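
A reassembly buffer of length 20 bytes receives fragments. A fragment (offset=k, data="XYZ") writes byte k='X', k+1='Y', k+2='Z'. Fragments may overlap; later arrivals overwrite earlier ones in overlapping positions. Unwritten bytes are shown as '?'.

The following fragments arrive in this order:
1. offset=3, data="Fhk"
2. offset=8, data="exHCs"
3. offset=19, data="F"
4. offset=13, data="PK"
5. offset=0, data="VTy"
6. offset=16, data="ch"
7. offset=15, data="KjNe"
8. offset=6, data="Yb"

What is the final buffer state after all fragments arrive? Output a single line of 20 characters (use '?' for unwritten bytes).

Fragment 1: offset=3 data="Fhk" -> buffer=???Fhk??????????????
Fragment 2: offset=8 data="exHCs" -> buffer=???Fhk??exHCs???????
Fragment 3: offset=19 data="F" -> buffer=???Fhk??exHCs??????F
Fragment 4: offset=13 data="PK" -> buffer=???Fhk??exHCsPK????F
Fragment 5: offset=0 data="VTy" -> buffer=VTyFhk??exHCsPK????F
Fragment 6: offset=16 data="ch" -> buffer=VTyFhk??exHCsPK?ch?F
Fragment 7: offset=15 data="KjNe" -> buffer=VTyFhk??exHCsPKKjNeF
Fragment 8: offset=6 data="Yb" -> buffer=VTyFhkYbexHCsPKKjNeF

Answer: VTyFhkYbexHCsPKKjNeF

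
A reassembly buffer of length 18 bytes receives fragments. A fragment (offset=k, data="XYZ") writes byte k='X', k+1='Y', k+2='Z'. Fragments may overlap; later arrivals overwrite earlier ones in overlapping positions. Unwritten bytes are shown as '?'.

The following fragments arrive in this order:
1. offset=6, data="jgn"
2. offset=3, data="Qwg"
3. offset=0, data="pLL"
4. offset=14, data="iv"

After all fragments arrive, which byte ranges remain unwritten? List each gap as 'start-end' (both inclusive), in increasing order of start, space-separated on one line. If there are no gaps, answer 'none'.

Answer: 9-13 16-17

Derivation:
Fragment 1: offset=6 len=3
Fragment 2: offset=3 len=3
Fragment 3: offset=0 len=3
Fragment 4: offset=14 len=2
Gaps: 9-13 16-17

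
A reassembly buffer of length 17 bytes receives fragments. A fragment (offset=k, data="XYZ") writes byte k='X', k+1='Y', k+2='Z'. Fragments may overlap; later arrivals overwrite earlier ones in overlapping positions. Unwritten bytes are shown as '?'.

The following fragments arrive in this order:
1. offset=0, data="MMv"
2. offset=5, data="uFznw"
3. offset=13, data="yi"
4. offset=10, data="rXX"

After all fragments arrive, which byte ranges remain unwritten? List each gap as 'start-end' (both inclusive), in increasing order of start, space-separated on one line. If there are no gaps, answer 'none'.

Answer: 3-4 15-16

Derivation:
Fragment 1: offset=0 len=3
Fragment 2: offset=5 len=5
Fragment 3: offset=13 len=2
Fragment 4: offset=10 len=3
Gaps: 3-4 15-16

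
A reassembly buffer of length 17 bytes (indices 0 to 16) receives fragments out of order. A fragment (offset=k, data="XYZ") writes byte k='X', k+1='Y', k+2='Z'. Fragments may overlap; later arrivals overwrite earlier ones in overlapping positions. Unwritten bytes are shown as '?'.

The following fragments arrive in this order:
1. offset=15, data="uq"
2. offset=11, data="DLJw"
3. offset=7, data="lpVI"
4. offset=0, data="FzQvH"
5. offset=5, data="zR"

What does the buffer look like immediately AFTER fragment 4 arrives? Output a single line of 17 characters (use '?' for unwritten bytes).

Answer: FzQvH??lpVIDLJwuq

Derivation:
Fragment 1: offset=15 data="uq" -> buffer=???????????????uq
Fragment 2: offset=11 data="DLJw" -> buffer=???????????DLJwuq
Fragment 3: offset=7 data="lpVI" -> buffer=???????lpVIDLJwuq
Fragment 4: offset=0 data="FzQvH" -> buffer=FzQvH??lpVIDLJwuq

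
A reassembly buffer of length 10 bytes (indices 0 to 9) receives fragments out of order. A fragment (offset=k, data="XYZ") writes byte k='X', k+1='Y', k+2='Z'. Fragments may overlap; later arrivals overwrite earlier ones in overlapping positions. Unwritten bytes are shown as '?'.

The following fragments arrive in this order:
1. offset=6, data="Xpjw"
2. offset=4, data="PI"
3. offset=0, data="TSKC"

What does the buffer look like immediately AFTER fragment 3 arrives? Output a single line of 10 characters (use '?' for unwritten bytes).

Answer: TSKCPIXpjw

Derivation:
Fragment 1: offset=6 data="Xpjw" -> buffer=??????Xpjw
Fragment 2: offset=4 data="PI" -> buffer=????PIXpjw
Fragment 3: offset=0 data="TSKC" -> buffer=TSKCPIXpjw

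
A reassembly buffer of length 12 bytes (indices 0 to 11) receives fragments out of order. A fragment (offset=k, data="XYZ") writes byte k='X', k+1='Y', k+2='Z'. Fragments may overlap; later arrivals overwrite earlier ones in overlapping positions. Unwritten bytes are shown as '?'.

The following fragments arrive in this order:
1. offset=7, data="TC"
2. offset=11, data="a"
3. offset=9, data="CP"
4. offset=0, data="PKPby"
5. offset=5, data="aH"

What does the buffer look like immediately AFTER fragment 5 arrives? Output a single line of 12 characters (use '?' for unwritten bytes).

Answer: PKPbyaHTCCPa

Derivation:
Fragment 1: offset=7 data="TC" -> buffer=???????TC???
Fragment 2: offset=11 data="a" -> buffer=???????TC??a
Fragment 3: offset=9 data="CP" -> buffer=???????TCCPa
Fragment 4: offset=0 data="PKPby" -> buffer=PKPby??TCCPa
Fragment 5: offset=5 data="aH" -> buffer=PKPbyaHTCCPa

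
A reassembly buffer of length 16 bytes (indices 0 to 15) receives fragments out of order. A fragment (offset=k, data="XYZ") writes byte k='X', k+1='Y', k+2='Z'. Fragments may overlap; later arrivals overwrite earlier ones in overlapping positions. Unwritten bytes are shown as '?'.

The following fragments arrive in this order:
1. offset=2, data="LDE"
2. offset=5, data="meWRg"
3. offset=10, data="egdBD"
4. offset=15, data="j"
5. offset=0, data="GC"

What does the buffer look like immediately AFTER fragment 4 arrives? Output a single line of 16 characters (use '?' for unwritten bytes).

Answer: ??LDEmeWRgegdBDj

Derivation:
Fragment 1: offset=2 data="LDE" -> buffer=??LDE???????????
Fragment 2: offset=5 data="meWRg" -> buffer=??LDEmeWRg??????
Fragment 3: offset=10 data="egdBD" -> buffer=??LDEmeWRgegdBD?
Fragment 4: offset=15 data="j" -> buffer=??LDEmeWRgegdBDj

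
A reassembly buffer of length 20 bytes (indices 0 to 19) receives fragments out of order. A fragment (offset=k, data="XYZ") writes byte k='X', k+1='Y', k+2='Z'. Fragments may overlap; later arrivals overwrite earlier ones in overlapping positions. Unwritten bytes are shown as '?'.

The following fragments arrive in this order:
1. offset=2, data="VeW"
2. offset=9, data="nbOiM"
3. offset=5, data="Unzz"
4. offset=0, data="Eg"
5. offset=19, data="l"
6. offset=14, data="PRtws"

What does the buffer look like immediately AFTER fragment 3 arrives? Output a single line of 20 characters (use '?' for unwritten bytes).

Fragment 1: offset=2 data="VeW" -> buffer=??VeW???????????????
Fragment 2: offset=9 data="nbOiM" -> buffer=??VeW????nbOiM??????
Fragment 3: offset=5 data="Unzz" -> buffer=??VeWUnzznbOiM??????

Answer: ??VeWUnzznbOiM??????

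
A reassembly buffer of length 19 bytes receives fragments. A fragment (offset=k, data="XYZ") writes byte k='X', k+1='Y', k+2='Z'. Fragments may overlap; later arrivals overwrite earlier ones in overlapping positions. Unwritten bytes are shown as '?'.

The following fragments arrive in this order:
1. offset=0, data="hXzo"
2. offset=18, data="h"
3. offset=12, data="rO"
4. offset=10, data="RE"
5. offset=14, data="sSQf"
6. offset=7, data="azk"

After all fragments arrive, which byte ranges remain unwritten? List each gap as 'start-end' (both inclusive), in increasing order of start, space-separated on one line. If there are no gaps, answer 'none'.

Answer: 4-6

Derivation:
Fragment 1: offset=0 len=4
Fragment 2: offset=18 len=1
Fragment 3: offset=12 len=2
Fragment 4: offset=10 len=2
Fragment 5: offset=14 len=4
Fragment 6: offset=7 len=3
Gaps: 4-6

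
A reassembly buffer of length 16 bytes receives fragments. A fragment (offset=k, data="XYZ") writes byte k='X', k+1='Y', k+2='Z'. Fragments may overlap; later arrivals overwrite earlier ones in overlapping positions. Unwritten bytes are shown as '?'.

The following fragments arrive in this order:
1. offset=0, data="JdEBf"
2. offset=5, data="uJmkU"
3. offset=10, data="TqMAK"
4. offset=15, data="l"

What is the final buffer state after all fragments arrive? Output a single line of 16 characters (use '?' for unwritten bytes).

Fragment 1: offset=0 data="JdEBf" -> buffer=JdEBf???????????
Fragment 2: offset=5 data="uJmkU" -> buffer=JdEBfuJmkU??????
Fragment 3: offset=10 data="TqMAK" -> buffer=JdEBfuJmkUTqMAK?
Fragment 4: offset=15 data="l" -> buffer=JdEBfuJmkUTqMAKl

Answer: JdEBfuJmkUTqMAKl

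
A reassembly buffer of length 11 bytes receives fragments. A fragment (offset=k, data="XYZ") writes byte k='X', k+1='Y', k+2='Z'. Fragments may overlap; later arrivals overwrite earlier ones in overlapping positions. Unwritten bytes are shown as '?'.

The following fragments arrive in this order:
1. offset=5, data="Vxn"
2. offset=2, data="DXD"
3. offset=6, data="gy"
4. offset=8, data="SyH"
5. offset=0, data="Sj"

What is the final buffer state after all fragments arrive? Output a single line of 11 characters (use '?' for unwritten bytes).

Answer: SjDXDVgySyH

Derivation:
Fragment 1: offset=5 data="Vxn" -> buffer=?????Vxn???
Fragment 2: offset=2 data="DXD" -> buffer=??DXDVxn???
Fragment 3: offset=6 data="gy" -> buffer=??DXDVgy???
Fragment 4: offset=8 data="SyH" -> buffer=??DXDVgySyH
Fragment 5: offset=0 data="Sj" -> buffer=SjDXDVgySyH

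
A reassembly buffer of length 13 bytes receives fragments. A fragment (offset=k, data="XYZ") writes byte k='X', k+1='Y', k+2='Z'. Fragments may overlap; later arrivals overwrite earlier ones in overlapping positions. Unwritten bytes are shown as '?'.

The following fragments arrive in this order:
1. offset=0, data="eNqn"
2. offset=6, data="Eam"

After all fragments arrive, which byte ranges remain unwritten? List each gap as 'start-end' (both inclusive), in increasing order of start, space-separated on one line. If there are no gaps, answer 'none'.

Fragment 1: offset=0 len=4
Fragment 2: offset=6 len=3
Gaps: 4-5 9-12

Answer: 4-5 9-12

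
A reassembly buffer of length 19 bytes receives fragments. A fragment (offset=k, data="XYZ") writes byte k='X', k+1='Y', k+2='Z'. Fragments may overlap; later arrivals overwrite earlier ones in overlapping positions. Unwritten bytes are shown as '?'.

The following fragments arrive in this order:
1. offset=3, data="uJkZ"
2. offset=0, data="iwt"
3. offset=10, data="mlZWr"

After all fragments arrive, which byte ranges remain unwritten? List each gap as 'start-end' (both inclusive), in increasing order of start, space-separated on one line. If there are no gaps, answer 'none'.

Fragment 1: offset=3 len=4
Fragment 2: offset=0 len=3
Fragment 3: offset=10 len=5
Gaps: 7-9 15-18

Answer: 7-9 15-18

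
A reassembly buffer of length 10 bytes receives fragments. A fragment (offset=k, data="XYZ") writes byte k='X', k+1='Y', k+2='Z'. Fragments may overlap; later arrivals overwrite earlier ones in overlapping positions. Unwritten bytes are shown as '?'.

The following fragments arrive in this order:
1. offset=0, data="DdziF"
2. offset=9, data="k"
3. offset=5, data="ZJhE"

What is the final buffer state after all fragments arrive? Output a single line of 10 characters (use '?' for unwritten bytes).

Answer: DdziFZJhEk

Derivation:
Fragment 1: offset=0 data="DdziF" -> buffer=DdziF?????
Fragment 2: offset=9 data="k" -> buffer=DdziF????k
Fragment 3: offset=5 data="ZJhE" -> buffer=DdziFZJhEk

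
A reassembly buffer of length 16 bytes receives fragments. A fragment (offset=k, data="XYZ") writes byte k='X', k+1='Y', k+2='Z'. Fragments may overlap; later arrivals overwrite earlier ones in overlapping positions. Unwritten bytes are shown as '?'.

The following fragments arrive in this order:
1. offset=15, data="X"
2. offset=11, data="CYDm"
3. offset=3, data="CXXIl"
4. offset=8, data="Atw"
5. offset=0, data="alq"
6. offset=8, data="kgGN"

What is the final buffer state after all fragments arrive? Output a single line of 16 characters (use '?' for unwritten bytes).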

------------------------------------------------------------

§ **Problem details**: In the records above, find the line containing "A reassembly buffer of length 10 bytes receives" and print it and every later line exactly, through the last one.

§ **Answer section**:
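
A reassembly buffer of length 10 bytes receives fragments. A fragment (offset=k, data="XYZ") writes byte k='X', k+1='Y', k+2='Z'. Fragments may overlap; later arrivals overwrite earlier ones in overlapping positions. Unwritten bytes are shown as '?'.

The following fragments arrive in this order:
1. offset=0, data="DdziF"
2. offset=9, data="k"
3. offset=5, data="ZJhE"

What is the final buffer state after all fragments arrive? Output a single line of 10 characters (use '?' for unwritten bytes).

Answer: DdziFZJhEk

Derivation:
Fragment 1: offset=0 data="DdziF" -> buffer=DdziF?????
Fragment 2: offset=9 data="k" -> buffer=DdziF????k
Fragment 3: offset=5 data="ZJhE" -> buffer=DdziFZJhEk

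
A reassembly buffer of length 16 bytes receives fragments. A fragment (offset=k, data="XYZ") writes byte k='X', k+1='Y', k+2='Z'. Fragments may overlap; later arrivals overwrite earlier ones in overlapping positions. Unwritten bytes are shown as '?'.

The following fragments arrive in this order:
1. offset=15, data="X"
2. offset=11, data="CYDm"
3. offset=3, data="CXXIl"
4. offset=8, data="Atw"
5. offset=0, data="alq"
6. offset=8, data="kgGN"

What is the final buffer state after all fragments arrive? Output a single line of 16 characters (use '?' for unwritten bytes).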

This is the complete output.